RECORDS FOR THE EXERCISE

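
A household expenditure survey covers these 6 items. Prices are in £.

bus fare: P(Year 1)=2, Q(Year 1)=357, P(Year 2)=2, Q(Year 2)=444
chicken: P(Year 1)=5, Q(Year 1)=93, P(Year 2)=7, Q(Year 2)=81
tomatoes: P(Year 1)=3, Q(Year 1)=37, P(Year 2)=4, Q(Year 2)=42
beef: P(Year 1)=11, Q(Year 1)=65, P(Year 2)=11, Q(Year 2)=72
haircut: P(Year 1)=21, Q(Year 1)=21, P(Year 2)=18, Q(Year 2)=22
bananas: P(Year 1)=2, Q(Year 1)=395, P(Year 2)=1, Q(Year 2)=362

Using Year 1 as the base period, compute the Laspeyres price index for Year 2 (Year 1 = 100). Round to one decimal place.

Laspeyres price index uses base-period quantities as weights.
ΣP(Year 2)·Q(Year 1) = 2×357 + 7×93 + 4×37 + 11×65 + 18×21 + 1×395 = 714 + 651 + 148 + 715 + 378 + 395 = 3001
ΣP(Year 1)·Q(Year 1) = 2×357 + 5×93 + 3×37 + 11×65 + 21×21 + 2×395 = 714 + 465 + 111 + 715 + 441 + 790 = 3236
Index = 3001 / 3236 × 100 = 92.7379

92.7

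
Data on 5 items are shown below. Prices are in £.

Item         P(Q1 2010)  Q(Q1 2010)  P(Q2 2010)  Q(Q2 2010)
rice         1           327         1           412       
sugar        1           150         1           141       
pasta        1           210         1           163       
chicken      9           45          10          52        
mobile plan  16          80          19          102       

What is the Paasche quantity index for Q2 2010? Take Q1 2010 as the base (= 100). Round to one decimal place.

119.5

Paasche quantity index uses current-period prices as weights.
ΣP(Q2 2010)·Q(Q2 2010) = 1×412 + 1×141 + 1×163 + 10×52 + 19×102 = 412 + 141 + 163 + 520 + 1938 = 3174
ΣP(Q2 2010)·Q(Q1 2010) = 1×327 + 1×150 + 1×210 + 10×45 + 19×80 = 327 + 150 + 210 + 450 + 1520 = 2657
Index = 3174 / 2657 × 100 = 119.4580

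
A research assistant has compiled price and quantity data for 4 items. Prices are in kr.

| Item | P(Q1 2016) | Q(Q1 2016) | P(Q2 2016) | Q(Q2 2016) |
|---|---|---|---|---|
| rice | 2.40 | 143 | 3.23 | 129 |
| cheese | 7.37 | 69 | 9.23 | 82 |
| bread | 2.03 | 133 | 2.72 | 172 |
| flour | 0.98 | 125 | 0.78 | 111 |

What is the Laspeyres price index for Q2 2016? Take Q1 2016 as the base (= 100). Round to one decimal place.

125.2

Laspeyres price index uses base-period quantities as weights.
ΣP(Q2 2016)·Q(Q1 2016) = 3.23×143 + 9.23×69 + 2.72×133 + 0.78×125 = 461.89 + 636.87 + 361.76 + 97.5 = 1558.02
ΣP(Q1 2016)·Q(Q1 2016) = 2.40×143 + 7.37×69 + 2.03×133 + 0.98×125 = 343.2 + 508.53 + 269.99 + 122.5 = 1244.22
Index = 1558.02 / 1244.22 × 100 = 125.2206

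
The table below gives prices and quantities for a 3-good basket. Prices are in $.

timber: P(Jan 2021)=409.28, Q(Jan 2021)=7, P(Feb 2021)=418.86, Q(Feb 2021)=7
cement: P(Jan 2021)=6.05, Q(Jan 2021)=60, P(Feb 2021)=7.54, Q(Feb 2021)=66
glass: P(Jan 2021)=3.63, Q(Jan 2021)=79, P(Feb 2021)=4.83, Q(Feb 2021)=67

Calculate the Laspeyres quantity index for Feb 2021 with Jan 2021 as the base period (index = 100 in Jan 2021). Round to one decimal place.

Laspeyres quantity index uses base-period prices as weights.
ΣP(Jan 2021)·Q(Feb 2021) = 409.28×7 + 6.05×66 + 3.63×67 = 2864.96 + 399.3 + 243.21 = 3507.47
ΣP(Jan 2021)·Q(Jan 2021) = 409.28×7 + 6.05×60 + 3.63×79 = 2864.96 + 363 + 286.77 = 3514.73
Index = 3507.47 / 3514.73 × 100 = 99.7934

99.8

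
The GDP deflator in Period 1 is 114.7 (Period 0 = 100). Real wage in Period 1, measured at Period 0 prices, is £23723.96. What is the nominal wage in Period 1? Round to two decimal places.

Nominal = Real × (Index/100) = 23723.96 × (114.7/100)
        = 23723.96 × 1.147 = 27211.3821

27211.38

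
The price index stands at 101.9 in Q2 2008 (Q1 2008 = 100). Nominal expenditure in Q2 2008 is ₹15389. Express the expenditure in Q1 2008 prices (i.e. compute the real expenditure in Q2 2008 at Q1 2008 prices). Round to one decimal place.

15102.1

Real = Nominal ÷ (Index/100) = 15389 ÷ (101.9/100)
     = 15389 ÷ 1.019 = 15102.0608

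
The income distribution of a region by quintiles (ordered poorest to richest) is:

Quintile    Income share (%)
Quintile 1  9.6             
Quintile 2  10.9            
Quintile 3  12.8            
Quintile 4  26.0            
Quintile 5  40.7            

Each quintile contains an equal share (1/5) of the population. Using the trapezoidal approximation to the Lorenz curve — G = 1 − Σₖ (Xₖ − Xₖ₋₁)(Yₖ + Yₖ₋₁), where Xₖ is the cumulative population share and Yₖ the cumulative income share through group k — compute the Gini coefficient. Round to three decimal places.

Cumulative income shares Yₖ: 0.0960, 0.2050, 0.3330, 0.5930, 1.0000
Σ (Xₖ−Xₖ₋₁)(Yₖ+Yₖ₋₁) = (1/5)(0.0960+0.0000) + (1/5)(0.2050+0.0960) + (1/5)(0.3330+0.2050) + (1/5)(0.5930+0.3330) + (1/5)(1.0000+0.5930)
  = 0.0192 + 0.0602 + 0.1076 + 0.1852 + 0.3186 = 0.6908
G = 1 − 0.6908 = 0.3092

0.309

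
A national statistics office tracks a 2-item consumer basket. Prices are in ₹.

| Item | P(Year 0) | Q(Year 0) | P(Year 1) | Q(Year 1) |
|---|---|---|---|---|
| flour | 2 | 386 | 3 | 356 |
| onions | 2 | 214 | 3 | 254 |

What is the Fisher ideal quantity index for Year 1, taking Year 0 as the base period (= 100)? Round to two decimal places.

101.67

Laspeyres component (base-period weights):
ΣP(Year 0)Q(Year 1) = 2×356 + 2×254 = 712 + 508 = 1220
ΣP(Year 0)Q(Year 0) = 2×386 + 2×214 = 772 + 428 = 1200
L = 1220 / 1200 × 100 = 101.6667
Paasche component (current-period weights):
ΣP(Year 1)Q(Year 1) = 3×356 + 3×254 = 1068 + 762 = 1830
ΣP(Year 1)Q(Year 0) = 3×386 + 3×214 = 1158 + 642 = 1800
P = 1830 / 1800 × 100 = 101.6667
Fisher = √(L × P) = √(101.6667 × 101.6667) = 101.6667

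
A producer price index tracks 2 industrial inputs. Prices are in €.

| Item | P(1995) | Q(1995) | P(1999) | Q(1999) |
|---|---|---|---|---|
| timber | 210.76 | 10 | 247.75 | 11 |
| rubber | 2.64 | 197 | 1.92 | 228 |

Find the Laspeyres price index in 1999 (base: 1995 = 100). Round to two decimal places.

108.68

Laspeyres price index uses base-period quantities as weights.
ΣP(1999)·Q(1995) = 247.75×10 + 1.92×197 = 2477.5 + 378.24 = 2855.74
ΣP(1995)·Q(1995) = 210.76×10 + 2.64×197 = 2107.6 + 520.08 = 2627.68
Index = 2855.74 / 2627.68 × 100 = 108.6791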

WHAT YOU NEED TO DO
Repeat the listing above exactly, line for line.

FINISHED EXERCISE
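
A household expenditure survey covers these 6 items. Prices are in £.

bus fare: P(Year 1)=2, Q(Year 1)=357, P(Year 2)=2, Q(Year 2)=444
chicken: P(Year 1)=5, Q(Year 1)=93, P(Year 2)=7, Q(Year 2)=81
tomatoes: P(Year 1)=3, Q(Year 1)=37, P(Year 2)=4, Q(Year 2)=42
beef: P(Year 1)=11, Q(Year 1)=65, P(Year 2)=11, Q(Year 2)=72
haircut: P(Year 1)=21, Q(Year 1)=21, P(Year 2)=18, Q(Year 2)=22
bananas: P(Year 1)=2, Q(Year 1)=395, P(Year 2)=1, Q(Year 2)=362

Using Year 1 as the base period, compute the Laspeyres price index for Year 2 (Year 1 = 100). Round to one decimal place.

Laspeyres price index uses base-period quantities as weights.
ΣP(Year 2)·Q(Year 1) = 2×357 + 7×93 + 4×37 + 11×65 + 18×21 + 1×395 = 714 + 651 + 148 + 715 + 378 + 395 = 3001
ΣP(Year 1)·Q(Year 1) = 2×357 + 5×93 + 3×37 + 11×65 + 21×21 + 2×395 = 714 + 465 + 111 + 715 + 441 + 790 = 3236
Index = 3001 / 3236 × 100 = 92.7379

92.7

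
Data on 5 items are shown below. Prices are in £.

Item         P(Q1 2010)  Q(Q1 2010)  P(Q2 2010)  Q(Q2 2010)
rice         1           327         1           412       
sugar        1           150         1           141       
pasta        1           210         1           163       
chicken      9           45          10          52        
mobile plan  16          80          19          102       

What is the Paasche quantity index for Q2 2010? Take Q1 2010 as the base (= 100). Round to one decimal place.

119.5

Paasche quantity index uses current-period prices as weights.
ΣP(Q2 2010)·Q(Q2 2010) = 1×412 + 1×141 + 1×163 + 10×52 + 19×102 = 412 + 141 + 163 + 520 + 1938 = 3174
ΣP(Q2 2010)·Q(Q1 2010) = 1×327 + 1×150 + 1×210 + 10×45 + 19×80 = 327 + 150 + 210 + 450 + 1520 = 2657
Index = 3174 / 2657 × 100 = 119.4580

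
A research assistant has compiled price and quantity data for 4 items. Prices are in kr.

| Item | P(Q1 2016) | Q(Q1 2016) | P(Q2 2016) | Q(Q2 2016) |
|---|---|---|---|---|
| rice | 2.40 | 143 | 3.23 | 129 |
| cheese | 7.37 | 69 | 9.23 | 82 |
| bread | 2.03 | 133 | 2.72 | 172 |
| flour | 0.98 | 125 | 0.78 | 111 |

What is the Laspeyres price index for Q2 2016? Take Q1 2016 as the base (= 100). Round to one decimal place.

125.2

Laspeyres price index uses base-period quantities as weights.
ΣP(Q2 2016)·Q(Q1 2016) = 3.23×143 + 9.23×69 + 2.72×133 + 0.78×125 = 461.89 + 636.87 + 361.76 + 97.5 = 1558.02
ΣP(Q1 2016)·Q(Q1 2016) = 2.40×143 + 7.37×69 + 2.03×133 + 0.98×125 = 343.2 + 508.53 + 269.99 + 122.5 = 1244.22
Index = 1558.02 / 1244.22 × 100 = 125.2206

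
The table below gives prices and quantities for a 3-good basket. Prices are in $.

timber: P(Jan 2021)=409.28, Q(Jan 2021)=7, P(Feb 2021)=418.86, Q(Feb 2021)=7
cement: P(Jan 2021)=6.05, Q(Jan 2021)=60, P(Feb 2021)=7.54, Q(Feb 2021)=66
glass: P(Jan 2021)=3.63, Q(Jan 2021)=79, P(Feb 2021)=4.83, Q(Feb 2021)=67

Calculate the Laspeyres quantity index for Feb 2021 with Jan 2021 as the base period (index = 100 in Jan 2021). Round to one decimal place.

Laspeyres quantity index uses base-period prices as weights.
ΣP(Jan 2021)·Q(Feb 2021) = 409.28×7 + 6.05×66 + 3.63×67 = 2864.96 + 399.3 + 243.21 = 3507.47
ΣP(Jan 2021)·Q(Jan 2021) = 409.28×7 + 6.05×60 + 3.63×79 = 2864.96 + 363 + 286.77 = 3514.73
Index = 3507.47 / 3514.73 × 100 = 99.7934

99.8

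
The GDP deflator in Period 1 is 114.7 (Period 0 = 100). Real wage in Period 1, measured at Period 0 prices, is £23723.96. What is the nominal wage in Period 1? Round to two decimal places.

Nominal = Real × (Index/100) = 23723.96 × (114.7/100)
        = 23723.96 × 1.147 = 27211.3821

27211.38

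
The price index stands at 101.9 in Q2 2008 (Q1 2008 = 100). Nominal expenditure in Q2 2008 is ₹15389. Express the expenditure in Q1 2008 prices (i.e. compute the real expenditure in Q2 2008 at Q1 2008 prices). Round to one decimal place.

15102.1

Real = Nominal ÷ (Index/100) = 15389 ÷ (101.9/100)
     = 15389 ÷ 1.019 = 15102.0608

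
The income distribution of a region by quintiles (ordered poorest to richest) is:

Quintile    Income share (%)
Quintile 1  9.6             
Quintile 2  10.9            
Quintile 3  12.8            
Quintile 4  26.0            
Quintile 5  40.7            

Each quintile contains an equal share (1/5) of the population. Using the trapezoidal approximation to the Lorenz curve — G = 1 − Σₖ (Xₖ − Xₖ₋₁)(Yₖ + Yₖ₋₁), where Xₖ is the cumulative population share and Yₖ the cumulative income share through group k — compute the Gini coefficient. Round to three decimal places.

Cumulative income shares Yₖ: 0.0960, 0.2050, 0.3330, 0.5930, 1.0000
Σ (Xₖ−Xₖ₋₁)(Yₖ+Yₖ₋₁) = (1/5)(0.0960+0.0000) + (1/5)(0.2050+0.0960) + (1/5)(0.3330+0.2050) + (1/5)(0.5930+0.3330) + (1/5)(1.0000+0.5930)
  = 0.0192 + 0.0602 + 0.1076 + 0.1852 + 0.3186 = 0.6908
G = 1 − 0.6908 = 0.3092

0.309

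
A national statistics office tracks a 2-item consumer basket. Prices are in ₹.

| Item | P(Year 0) | Q(Year 0) | P(Year 1) | Q(Year 1) |
|---|---|---|---|---|
| flour | 2 | 386 | 3 | 356 |
| onions | 2 | 214 | 3 | 254 |

What is the Fisher ideal quantity index for Year 1, taking Year 0 as the base period (= 100)? Round to two decimal places.

101.67

Laspeyres component (base-period weights):
ΣP(Year 0)Q(Year 1) = 2×356 + 2×254 = 712 + 508 = 1220
ΣP(Year 0)Q(Year 0) = 2×386 + 2×214 = 772 + 428 = 1200
L = 1220 / 1200 × 100 = 101.6667
Paasche component (current-period weights):
ΣP(Year 1)Q(Year 1) = 3×356 + 3×254 = 1068 + 762 = 1830
ΣP(Year 1)Q(Year 0) = 3×386 + 3×214 = 1158 + 642 = 1800
P = 1830 / 1800 × 100 = 101.6667
Fisher = √(L × P) = √(101.6667 × 101.6667) = 101.6667

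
A producer price index tracks 2 industrial inputs. Prices are in €.

| Item | P(1995) | Q(1995) | P(1999) | Q(1999) |
|---|---|---|---|---|
| timber | 210.76 | 10 | 247.75 | 11 |
| rubber | 2.64 | 197 | 1.92 | 228 |

Find the Laspeyres price index in 1999 (base: 1995 = 100). Round to two decimal places.

108.68

Laspeyres price index uses base-period quantities as weights.
ΣP(1999)·Q(1995) = 247.75×10 + 1.92×197 = 2477.5 + 378.24 = 2855.74
ΣP(1995)·Q(1995) = 210.76×10 + 2.64×197 = 2107.6 + 520.08 = 2627.68
Index = 2855.74 / 2627.68 × 100 = 108.6791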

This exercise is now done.